_Prompt_. What is needed is a single figure: how many lines of the records below contain the word "robot".

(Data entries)
--

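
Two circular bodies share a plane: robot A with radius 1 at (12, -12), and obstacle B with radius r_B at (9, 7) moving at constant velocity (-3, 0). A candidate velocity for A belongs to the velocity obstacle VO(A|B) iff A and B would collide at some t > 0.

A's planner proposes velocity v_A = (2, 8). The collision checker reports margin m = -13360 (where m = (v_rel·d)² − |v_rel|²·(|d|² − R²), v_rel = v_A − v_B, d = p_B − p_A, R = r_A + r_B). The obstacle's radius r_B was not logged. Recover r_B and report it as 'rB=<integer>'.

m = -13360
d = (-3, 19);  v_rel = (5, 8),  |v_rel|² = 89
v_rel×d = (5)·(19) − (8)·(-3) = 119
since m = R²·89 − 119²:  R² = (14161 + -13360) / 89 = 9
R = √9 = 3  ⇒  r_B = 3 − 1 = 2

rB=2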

--

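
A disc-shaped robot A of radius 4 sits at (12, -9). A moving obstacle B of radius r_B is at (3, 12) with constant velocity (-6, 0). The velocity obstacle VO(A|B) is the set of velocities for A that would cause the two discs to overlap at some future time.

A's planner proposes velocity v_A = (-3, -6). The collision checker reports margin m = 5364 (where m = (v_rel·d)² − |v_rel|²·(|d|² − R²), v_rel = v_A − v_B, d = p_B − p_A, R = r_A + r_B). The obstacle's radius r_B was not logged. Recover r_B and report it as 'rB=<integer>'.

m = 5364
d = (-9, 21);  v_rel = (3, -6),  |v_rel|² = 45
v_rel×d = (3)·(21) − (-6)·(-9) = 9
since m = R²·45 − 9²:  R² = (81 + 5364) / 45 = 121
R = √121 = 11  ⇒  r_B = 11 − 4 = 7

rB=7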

--

_Written solution_. 2